Could you retype the entries exactly as they are?

+++ EXTRACTED INFORMATION +++

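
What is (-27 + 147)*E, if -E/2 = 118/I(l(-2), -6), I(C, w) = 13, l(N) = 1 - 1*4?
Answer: -28320/13 ≈ -2178.5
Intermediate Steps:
l(N) = -3 (l(N) = 1 - 4 = -3)
E = -236/13 ≈ -18.154
(-27 + 147)*E = (-27 + 147)*(-236/13) = 120*(-236/13) = -28320/13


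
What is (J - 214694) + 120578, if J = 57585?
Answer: -36531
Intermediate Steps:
(J - 214694) + 120578 = (57585 - 214694) + 120578 = -157109 + 120578 = -36531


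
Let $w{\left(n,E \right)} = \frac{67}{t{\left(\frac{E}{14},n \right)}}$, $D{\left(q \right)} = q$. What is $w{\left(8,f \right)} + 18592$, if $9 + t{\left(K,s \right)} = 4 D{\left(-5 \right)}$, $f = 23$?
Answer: $\frac{539101}{29} \approx 18590.0$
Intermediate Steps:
$t{\left(K,s \right)} = -29$ ($t{\left(K,s \right)} = -9 + 4 \left(-5\right) = -9 - 20 = -29$)
$w{\left(n,E \right)} = - \frac{67}{29}$ ($w{\left(n,E \right)} = \frac{67}{-29} = 67 \left(- \frac{1}{29}\right) = - \frac{67}{29}$)
$w{\left(8,f \right)} + 18592 = - \frac{67}{29} + 18592 = \frac{539101}{29}$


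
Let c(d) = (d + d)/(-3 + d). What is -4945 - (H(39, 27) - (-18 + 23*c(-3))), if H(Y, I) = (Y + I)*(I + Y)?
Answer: -9296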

+++

TASK OUTPUT
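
What is (-27 + 147)*E, if -E/2 = 118/I(l(-2), -6), I(C, w) = 13, l(N) = 1 - 1*4?
Answer: -28320/13 ≈ -2178.5
Intermediate Steps:
l(N) = -3 (l(N) = 1 - 4 = -3)
E = -236/13 ≈ -18.154
(-27 + 147)*E = (-27 + 147)*(-236/13) = 120*(-236/13) = -28320/13


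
What is (J - 214694) + 120578, if J = 57585?
Answer: -36531
Intermediate Steps:
(J - 214694) + 120578 = (57585 - 214694) + 120578 = -157109 + 120578 = -36531


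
Let $w{\left(n,E \right)} = \frac{67}{t{\left(\frac{E}{14},n \right)}}$, $D{\left(q \right)} = q$. What is $w{\left(8,f \right)} + 18592$, if $9 + t{\left(K,s \right)} = 4 D{\left(-5 \right)}$, $f = 23$?
Answer: $\frac{539101}{29} \approx 18590.0$
Intermediate Steps:
$t{\left(K,s \right)} = -29$ ($t{\left(K,s \right)} = -9 + 4 \left(-5\right) = -9 - 20 = -29$)
$w{\left(n,E \right)} = - \frac{67}{29}$ ($w{\left(n,E \right)} = \frac{67}{-29} = 67 \left(- \frac{1}{29}\right) = - \frac{67}{29}$)
$w{\left(8,f \right)} + 18592 = - \frac{67}{29} + 18592 = \frac{539101}{29}$


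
Let c(d) = (d + d)/(-3 + d). What is -4945 - (H(39, 27) - (-18 + 23*c(-3))), if H(Y, I) = (Y + I)*(I + Y)?
Answer: -9296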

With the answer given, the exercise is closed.